**Given data:**
- - - -

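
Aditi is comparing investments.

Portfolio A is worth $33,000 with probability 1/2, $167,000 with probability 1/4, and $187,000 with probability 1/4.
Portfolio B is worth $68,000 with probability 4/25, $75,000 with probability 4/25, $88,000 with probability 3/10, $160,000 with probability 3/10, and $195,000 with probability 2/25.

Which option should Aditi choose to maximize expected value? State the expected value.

Portfolio A = 1/2 × 33000 + 1/4 × 167000 + 1/4 × 187000 = 16500 + 41750 + 46750 = 105000
Portfolio B = 4/25 × 68000 + 4/25 × 75000 + 3/10 × 88000 + 3/10 × 160000 + 2/25 × 195000 = 10880 + 12000 + 26400 + 48000 + 15600 = 112880

Portfolio B ($112,880)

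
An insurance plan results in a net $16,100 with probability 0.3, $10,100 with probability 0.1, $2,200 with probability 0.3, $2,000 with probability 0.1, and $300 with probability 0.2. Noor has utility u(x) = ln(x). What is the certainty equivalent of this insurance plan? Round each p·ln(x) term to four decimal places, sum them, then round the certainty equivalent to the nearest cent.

$3,095.79

E[u] = 0.3·ln(16100) + 0.1·ln(10100) + 0.3·ln(2200) + 0.1·ln(2000) + 0.2·ln(300) = 2.9060 + 0.9220 + 2.3089 + 0.7601 + 1.1408 = 8.0378
CE = e^8.0378 ≈ 3095.79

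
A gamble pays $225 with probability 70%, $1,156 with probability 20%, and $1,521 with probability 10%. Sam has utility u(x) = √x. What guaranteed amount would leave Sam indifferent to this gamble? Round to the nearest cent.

E[u] = 0.7·√225 + 0.2·√1156 + 0.1·√1521 = 0.7·15 + 0.2·34 + 0.1·39 = 21.2
CE = (21.2)² = 449.44

$449.44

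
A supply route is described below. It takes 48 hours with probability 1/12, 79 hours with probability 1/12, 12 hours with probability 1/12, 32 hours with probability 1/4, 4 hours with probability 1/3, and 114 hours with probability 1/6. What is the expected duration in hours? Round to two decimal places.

39.92 hours

EV = 1/12 × 48 + 1/12 × 79 + 1/12 × 12 + 1/4 × 32 + 1/3 × 4 + 1/6 × 114 = 4 + 6.5833 + 1 + 8 + 1.3333 + 19 = 39.9167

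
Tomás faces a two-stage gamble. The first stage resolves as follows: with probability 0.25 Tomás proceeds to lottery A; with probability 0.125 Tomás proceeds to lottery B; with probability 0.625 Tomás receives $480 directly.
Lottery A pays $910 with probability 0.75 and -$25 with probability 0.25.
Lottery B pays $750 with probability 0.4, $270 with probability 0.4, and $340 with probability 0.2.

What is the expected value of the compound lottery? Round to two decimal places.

EV(A) = 0.75 × 910 + 0.25 × (-25) = 682.5 − 6.25 = 676.25
EV(B) = 0.4 × 750 + 0.4 × 270 + 0.2 × 340 = 300 + 108 + 68 = 476
Branch C: 480 (certain)
Overall = 0.25 × 676.25 + 0.125 × 476 + 0.625 × 480 = 169.0625 + 59.5 + 300 = 528.5625

$528.56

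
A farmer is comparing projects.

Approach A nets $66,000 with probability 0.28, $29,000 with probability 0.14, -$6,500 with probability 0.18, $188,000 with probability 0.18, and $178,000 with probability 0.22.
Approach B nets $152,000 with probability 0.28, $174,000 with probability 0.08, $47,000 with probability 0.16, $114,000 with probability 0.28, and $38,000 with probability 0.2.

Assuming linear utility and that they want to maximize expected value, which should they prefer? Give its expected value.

Approach A = 0.28 × 66000 + 0.14 × 29000 + 0.18 × (-6500) + 0.18 × 188000 + 0.22 × 178000 = 18480 + 4060 − 1170 + 33840 + 39160 = 94370
Approach B = 0.28 × 152000 + 0.08 × 174000 + 0.16 × 47000 + 0.28 × 114000 + 0.2 × 38000 = 42560 + 13920 + 7520 + 31920 + 7600 = 103520

Approach B ($103,520)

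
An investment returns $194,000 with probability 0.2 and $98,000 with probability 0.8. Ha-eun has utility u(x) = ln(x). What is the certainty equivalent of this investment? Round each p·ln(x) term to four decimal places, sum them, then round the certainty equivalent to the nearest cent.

E[u] = 0.2·ln(194000) + 0.8·ln(98000) = 2.4351 + 9.1942 = 11.6293
CE = e^11.6293 ≈ 112341.66

$112,341.66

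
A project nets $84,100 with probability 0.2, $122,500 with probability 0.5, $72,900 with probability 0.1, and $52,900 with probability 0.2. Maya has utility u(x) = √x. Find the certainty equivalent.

E[u] = 0.2·√84100 + 0.5·√122500 + 0.1·√72900 + 0.2·√52900 = 0.2·290 + 0.5·350 + 0.1·270 + 0.2·230 = 306
CE = (306)² = 93636

$93,636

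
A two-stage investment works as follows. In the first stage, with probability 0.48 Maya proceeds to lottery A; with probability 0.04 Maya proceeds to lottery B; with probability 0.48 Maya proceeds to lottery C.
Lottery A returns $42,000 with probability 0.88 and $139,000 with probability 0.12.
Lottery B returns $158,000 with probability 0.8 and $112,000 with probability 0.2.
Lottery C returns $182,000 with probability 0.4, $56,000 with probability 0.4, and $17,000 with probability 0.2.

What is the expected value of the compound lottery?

$79,027.20

EV(A) = 0.88 × 42000 + 0.12 × 139000 = 36960 + 16680 = 53640
EV(B) = 0.8 × 158000 + 0.2 × 112000 = 126400 + 22400 = 148800
EV(C) = 0.4 × 182000 + 0.4 × 56000 + 0.2 × 17000 = 72800 + 22400 + 3400 = 98600
Overall = 0.48 × 53640 + 0.04 × 148800 + 0.48 × 98600 = 25747.2 + 5952 + 47328 = 79027.2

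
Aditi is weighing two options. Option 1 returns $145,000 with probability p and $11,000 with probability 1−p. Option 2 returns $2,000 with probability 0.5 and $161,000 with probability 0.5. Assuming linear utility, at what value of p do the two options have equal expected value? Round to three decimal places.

p = 0.526

EV(Option 2) = 0.5 × 2000 + 0.5 × 161000 = 1000 + 80500 = 81500
p·145000 + (1−p)·11000 = 81500
134000p + 11000 = 81500
p = (81500 − 11000) / 134000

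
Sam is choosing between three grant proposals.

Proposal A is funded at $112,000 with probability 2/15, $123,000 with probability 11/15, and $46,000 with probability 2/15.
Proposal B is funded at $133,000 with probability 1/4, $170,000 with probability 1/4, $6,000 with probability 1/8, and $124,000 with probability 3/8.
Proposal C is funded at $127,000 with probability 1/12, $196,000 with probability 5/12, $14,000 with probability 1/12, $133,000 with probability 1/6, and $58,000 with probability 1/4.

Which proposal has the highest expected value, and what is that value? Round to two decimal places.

Proposal C ($130,083.33)

Proposal A = 2/15 × 112000 + 11/15 × 123000 + 2/15 × 46000 = 14933.3333 + 90200 + 6133.3333 = 111266.6667
Proposal B = 1/4 × 133000 + 1/4 × 170000 + 1/8 × 6000 + 3/8 × 124000 = 33250 + 42500 + 750 + 46500 = 123000
Proposal C = 1/12 × 127000 + 5/12 × 196000 + 1/12 × 14000 + 1/6 × 133000 + 1/4 × 58000 = 10583.3333 + 81666.6667 + 1166.6667 + 22166.6667 + 14500 = 130083.3333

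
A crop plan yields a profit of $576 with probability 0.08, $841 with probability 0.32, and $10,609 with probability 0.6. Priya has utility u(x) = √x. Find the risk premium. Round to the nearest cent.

$1,351.60

E[u] = 0.08·√576 + 0.32·√841 + 0.6·√10609 = 0.08·24 + 0.32·29 + 0.6·103 = 73
CE = (73)² = 5329
Risk premium = EV − CE = 6680.6 − 5329 = 1351.6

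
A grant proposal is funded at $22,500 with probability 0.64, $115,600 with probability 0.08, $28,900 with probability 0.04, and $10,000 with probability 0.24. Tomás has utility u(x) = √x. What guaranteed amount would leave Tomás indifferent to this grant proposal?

E[u] = 0.64·√22500 + 0.08·√115600 + 0.04·√28900 + 0.24·√10000 = 0.64·150 + 0.08·340 + 0.04·170 + 0.24·100 = 154
CE = (154)² = 23716

$23,716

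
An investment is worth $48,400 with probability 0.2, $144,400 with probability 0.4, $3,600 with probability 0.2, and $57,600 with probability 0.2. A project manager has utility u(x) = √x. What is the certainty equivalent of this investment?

E[u] = 0.2·√48400 + 0.4·√144400 + 0.2·√3600 + 0.2·√57600 = 0.2·220 + 0.4·380 + 0.2·60 + 0.2·240 = 256
CE = (256)² = 65536

$65,536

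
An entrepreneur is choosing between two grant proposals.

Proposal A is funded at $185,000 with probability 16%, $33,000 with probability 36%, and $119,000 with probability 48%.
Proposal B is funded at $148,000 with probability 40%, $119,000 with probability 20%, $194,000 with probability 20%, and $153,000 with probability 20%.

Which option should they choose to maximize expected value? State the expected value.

Proposal A = 0.16 × 185000 + 0.36 × 33000 + 0.48 × 119000 = 29600 + 11880 + 57120 = 98600
Proposal B = 0.4 × 148000 + 0.2 × 119000 + 0.2 × 194000 + 0.2 × 153000 = 59200 + 23800 + 38800 + 30600 = 152400

Proposal B ($152,400)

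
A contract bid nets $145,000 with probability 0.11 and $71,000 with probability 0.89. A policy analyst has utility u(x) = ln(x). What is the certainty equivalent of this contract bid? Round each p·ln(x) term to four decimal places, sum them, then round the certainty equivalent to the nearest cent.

$76,803.08

E[u] = 0.11·ln(145000) + 0.89·ln(71000) = 1.3073 + 9.9417 = 11.2490
CE = e^11.2490 ≈ 76803.08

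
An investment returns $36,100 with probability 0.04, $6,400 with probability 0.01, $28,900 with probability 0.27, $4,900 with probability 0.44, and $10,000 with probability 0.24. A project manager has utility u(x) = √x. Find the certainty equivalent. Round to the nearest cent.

E[u] = 0.04·√36100 + 0.01·√6400 + 0.27·√28900 + 0.44·√4900 + 0.24·√10000 = 0.04·190 + 0.01·80 + 0.27·170 + 0.44·70 + 0.24·100 = 109.1
CE = (109.1)² = 11902.81

$11,902.81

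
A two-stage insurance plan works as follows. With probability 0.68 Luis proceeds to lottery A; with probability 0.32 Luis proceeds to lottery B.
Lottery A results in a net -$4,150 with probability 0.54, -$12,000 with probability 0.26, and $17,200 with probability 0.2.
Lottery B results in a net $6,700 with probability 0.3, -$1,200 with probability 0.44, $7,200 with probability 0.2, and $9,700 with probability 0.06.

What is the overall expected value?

-$185

EV(A) = 0.54 × (-4150) + 0.26 × (-12000) + 0.2 × 17200 = -2241 − 3120 + 3440 = -1921
EV(B) = 0.3 × 6700 + 0.44 × (-1200) + 0.2 × 7200 + 0.06 × 9700 = 2010 − 528 + 1440 + 582 = 3504
Overall = 0.68 × (-1921) + 0.32 × 3504 = -1306.28 + 1121.28 = -185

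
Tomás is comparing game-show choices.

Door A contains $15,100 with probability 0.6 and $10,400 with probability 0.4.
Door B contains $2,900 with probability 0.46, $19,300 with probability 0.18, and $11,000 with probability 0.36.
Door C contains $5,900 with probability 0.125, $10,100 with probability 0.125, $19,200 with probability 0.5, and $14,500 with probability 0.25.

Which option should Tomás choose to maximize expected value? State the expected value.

Door C ($15,225)

Door A = 0.6 × 15100 + 0.4 × 10400 = 9060 + 4160 = 13220
Door B = 0.46 × 2900 + 0.18 × 19300 + 0.36 × 11000 = 1334 + 3474 + 3960 = 8768
Door C = 0.125 × 5900 + 0.125 × 10100 + 0.5 × 19200 + 0.25 × 14500 = 737.5 + 1262.5 + 9600 + 3625 = 15225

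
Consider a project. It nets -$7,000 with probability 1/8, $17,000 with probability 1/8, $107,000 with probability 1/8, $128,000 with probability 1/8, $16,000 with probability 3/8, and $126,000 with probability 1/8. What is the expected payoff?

$52,375

EV = 1/8 × (-7000) + 1/8 × 17000 + 1/8 × 107000 + 1/8 × 128000 + 3/8 × 16000 + 1/8 × 126000 = -875 + 2125 + 13375 + 16000 + 6000 + 15750 = 52375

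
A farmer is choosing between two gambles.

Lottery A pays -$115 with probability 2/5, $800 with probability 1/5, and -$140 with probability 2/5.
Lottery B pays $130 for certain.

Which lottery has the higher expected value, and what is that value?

Lottery B ($130)

Lottery A = 2/5 × (-115) + 1/5 × 800 + 2/5 × (-140) = -46 + 160 − 56 = 58
Lottery B: 130 (certain)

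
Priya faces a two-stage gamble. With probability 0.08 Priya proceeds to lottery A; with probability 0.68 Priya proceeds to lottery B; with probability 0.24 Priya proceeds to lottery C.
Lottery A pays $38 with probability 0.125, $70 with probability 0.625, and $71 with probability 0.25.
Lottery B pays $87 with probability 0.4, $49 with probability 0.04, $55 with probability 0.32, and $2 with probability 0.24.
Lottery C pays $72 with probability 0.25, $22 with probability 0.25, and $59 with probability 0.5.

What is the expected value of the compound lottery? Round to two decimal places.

$55.31

EV(A) = 0.125 × 38 + 0.625 × 70 + 0.25 × 71 = 4.75 + 43.75 + 17.75 = 66.25
EV(B) = 0.4 × 87 + 0.04 × 49 + 0.32 × 55 + 0.24 × 2 = 34.8 + 1.96 + 17.6 + 0.48 = 54.84
EV(C) = 0.25 × 72 + 0.25 × 22 + 0.5 × 59 = 18 + 5.5 + 29.5 = 53
Overall = 0.08 × 66.25 + 0.68 × 54.84 + 0.24 × 53 = 5.3 + 37.2912 + 12.72 = 55.3112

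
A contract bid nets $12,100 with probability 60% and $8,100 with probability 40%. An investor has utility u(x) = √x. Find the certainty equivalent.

$10,404

E[u] = 0.6·√12100 + 0.4·√8100 = 0.6·110 + 0.4·90 = 102
CE = (102)² = 10404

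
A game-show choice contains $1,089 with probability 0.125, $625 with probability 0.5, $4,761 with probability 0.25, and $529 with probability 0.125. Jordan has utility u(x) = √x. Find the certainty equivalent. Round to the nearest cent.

E[u] = 0.125·√1089 + 0.5·√625 + 0.25·√4761 + 0.125·√529 = 0.125·33 + 0.5·25 + 0.25·69 + 0.125·23 = 36.75
CE = (36.75)² = 1350.5625

$1,350.56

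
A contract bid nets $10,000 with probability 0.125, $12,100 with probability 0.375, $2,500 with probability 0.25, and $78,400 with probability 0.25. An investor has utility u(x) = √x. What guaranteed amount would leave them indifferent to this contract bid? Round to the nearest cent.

$18,564.06

E[u] = 0.125·√10000 + 0.375·√12100 + 0.25·√2500 + 0.25·√78400 = 0.125·100 + 0.375·110 + 0.25·50 + 0.25·280 = 136.25
CE = (136.25)² = 18564.0625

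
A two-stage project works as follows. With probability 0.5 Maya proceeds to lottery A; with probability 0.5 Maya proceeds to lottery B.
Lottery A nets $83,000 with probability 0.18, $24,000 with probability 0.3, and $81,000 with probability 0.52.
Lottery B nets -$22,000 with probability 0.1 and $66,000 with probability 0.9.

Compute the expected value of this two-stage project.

$60,730

EV(A) = 0.18 × 83000 + 0.3 × 24000 + 0.52 × 81000 = 14940 + 7200 + 42120 = 64260
EV(B) = 0.1 × (-22000) + 0.9 × 66000 = -2200 + 59400 = 57200
Overall = 0.5 × 64260 + 0.5 × 57200 = 32130 + 28600 = 60730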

- - - -

**What the task requires:** Which lines contain "first"? Copy each of them from the listing.

**Response:**
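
Tomás faces a two-stage gamble. The first stage resolves as follows: with probability 0.25 Tomás proceeds to lottery A; with probability 0.125 Tomás proceeds to lottery B; with probability 0.625 Tomás receives $480 directly.
A two-stage investment works as follows. In the first stage, with probability 0.48 Maya proceeds to lottery A; with probability 0.04 Maya proceeds to lottery B; with probability 0.48 Maya proceeds to lottery C.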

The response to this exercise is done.